> _ABOUT THIS TASK_: Write out each line of the entries exactly, starting at the first and finishing with the line that contains "h: R3C1 = 3".

> _THE RECORDS_:
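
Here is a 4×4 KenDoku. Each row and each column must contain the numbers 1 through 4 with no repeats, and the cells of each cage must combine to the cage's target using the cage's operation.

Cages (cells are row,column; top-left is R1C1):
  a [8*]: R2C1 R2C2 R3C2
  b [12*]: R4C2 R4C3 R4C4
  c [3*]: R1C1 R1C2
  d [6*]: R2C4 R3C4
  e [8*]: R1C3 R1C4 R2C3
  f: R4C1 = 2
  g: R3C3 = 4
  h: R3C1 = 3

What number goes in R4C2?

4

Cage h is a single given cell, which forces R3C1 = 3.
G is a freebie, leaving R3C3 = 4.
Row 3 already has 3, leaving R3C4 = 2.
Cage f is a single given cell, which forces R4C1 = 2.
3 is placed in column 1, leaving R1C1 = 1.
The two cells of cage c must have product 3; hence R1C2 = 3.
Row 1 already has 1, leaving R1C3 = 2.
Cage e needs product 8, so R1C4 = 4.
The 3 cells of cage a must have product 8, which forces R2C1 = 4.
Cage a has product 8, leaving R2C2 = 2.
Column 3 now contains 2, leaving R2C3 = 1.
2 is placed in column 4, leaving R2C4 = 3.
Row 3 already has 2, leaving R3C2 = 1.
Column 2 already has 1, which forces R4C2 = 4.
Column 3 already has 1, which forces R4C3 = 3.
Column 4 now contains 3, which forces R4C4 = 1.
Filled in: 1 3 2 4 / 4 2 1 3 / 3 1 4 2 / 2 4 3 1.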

> _ANSWER_:
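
Here is a 4×4 KenDoku. Each row and each column must contain the numbers 1 through 4 with no repeats, and the cells of each cage must combine to the cage's target using the cage's operation.

Cages (cells are row,column; top-left is R1C1):
  a [8*]: R2C1 R2C2 R3C2
  b [12*]: R4C2 R4C3 R4C4
  c [3*]: R1C1 R1C2
  d [6*]: R2C4 R3C4
  e [8*]: R1C3 R1C4 R2C3
  f: R4C1 = 2
  g: R3C3 = 4
  h: R3C1 = 3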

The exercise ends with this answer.